Top of EXERCISE INPUTS
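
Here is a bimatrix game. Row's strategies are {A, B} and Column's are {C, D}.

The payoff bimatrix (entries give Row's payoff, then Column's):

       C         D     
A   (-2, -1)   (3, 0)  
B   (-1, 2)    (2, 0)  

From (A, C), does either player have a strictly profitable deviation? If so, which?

Both

Row at (A, C) earns -2; deviating to B yields -1 — a strict improvement.
Column earns -1; deviating to D yields 0 — a strict improvement.
Both Row and Column have strictly profitable deviations.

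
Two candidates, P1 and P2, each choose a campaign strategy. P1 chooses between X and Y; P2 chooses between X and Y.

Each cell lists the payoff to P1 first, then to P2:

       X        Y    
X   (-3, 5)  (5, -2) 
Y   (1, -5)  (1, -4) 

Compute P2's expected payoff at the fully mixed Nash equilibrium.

First find x, the probability P1 plays X, from P2's indifference between X and Y: 5x − 5(1−x) = −2x − 4(1−x), giving x = 1/8.
Since P2 is indifferent in equilibrium, P2's expected payoff equals the payoff from either column against (1/8, 7/8). Using X: 5(1/8) − 5(7/8) = -15/4.

-15/4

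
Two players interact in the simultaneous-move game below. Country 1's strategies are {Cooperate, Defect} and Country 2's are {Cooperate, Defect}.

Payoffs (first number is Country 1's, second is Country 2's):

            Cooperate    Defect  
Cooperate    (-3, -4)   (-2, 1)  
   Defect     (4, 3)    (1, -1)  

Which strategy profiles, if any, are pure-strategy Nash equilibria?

(Defect, Cooperate)

(Cooperate, Cooperate): Country 1 prefers Defect (4 > -3); Country 2 prefers Defect (1 > -4) — not an equilibrium.
(Cooperate, Defect): Country 1 prefers Defect (1 > -2) — not an equilibrium.
(Defect, Cooperate): Country 1 gets 4 ≥ -3 from Cooperate, and Country 2 gets 3 ≥ -1 from Defect — Nash equilibrium.
(Defect, Defect): Country 2 prefers Cooperate (3 > -1) — not an equilibrium.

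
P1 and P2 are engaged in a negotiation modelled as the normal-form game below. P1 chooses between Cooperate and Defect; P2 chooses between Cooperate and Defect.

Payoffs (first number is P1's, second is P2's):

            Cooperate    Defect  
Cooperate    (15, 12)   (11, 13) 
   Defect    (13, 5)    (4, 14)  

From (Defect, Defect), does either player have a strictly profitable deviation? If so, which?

P1

P1 at (Defect, Defect) earns 4; deviating to Cooperate yields 11 — a strict improvement.
P2 earns 14; deviating to Cooperate yields 5 — not better.
Only P1 has a strictly profitable deviation.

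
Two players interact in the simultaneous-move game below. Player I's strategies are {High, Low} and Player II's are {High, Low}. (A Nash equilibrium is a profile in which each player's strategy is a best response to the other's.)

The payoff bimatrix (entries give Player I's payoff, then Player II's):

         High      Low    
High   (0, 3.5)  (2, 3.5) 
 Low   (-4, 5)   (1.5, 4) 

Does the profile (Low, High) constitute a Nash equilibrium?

No

At (Low, High), Player I earns -4; switching to High would give 0, so Player I would deviate.
Player II earns 5; switching to Low would give 4, so Player II has no profitable deviation.
Since at least one player can profitably deviate, this is not a Nash equilibrium.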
Bottom of EXERCISE INPUTS
• [PROMPT]
If a line in the material contains the word "then", copy that line.

• [ANSWER SECTION]
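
The payoff bimatrix (entries give Row's payoff, then Column's):
Each cell lists the payoff to P1 first, then to P2:
The payoff bimatrix (entries give Player I's payoff, then Player II's):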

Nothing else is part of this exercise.